----- LISTED ENTRIES -----
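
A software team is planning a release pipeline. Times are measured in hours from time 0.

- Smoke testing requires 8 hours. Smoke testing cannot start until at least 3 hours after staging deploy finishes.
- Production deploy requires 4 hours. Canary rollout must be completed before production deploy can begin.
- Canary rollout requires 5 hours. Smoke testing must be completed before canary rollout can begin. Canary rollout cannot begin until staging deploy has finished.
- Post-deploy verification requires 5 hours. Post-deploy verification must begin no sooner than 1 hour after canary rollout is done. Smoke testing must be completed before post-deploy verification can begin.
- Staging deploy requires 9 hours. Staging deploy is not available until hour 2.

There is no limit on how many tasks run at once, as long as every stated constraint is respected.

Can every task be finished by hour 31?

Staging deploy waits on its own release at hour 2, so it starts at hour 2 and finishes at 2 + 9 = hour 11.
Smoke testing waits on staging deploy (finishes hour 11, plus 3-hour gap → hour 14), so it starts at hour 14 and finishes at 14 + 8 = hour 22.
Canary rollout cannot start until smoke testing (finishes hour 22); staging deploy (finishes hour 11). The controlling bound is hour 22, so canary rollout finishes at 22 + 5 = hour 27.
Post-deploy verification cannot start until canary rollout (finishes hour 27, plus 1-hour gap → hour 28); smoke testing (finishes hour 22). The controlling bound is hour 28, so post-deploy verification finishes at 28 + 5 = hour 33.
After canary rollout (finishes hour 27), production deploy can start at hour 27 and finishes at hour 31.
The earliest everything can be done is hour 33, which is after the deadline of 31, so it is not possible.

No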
-----
----- LISTED ENTRIES -----
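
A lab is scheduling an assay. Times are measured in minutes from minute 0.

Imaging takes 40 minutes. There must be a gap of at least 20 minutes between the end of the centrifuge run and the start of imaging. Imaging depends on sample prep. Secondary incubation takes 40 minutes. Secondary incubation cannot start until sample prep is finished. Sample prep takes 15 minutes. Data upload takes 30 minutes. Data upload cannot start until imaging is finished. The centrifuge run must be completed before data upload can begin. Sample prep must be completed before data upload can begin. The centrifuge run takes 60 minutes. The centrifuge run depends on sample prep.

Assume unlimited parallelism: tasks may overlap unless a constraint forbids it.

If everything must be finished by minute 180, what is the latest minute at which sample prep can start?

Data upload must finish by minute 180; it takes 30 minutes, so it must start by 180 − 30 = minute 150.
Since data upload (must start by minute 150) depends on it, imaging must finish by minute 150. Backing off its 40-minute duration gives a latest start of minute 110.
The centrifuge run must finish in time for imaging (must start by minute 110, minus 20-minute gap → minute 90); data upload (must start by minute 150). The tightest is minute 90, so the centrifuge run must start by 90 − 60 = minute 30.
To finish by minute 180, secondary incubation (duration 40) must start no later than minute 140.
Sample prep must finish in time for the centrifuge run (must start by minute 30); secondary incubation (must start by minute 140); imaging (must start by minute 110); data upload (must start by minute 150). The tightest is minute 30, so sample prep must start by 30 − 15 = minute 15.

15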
-----
» WORK INSTRUCTION
Every line above holding the string "from" should be listed.

» ANSWER
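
A software team is planning a release pipeline. Times are measured in hours from time 0.
A lab is scheduling an assay. Times are measured in minutes from minute 0.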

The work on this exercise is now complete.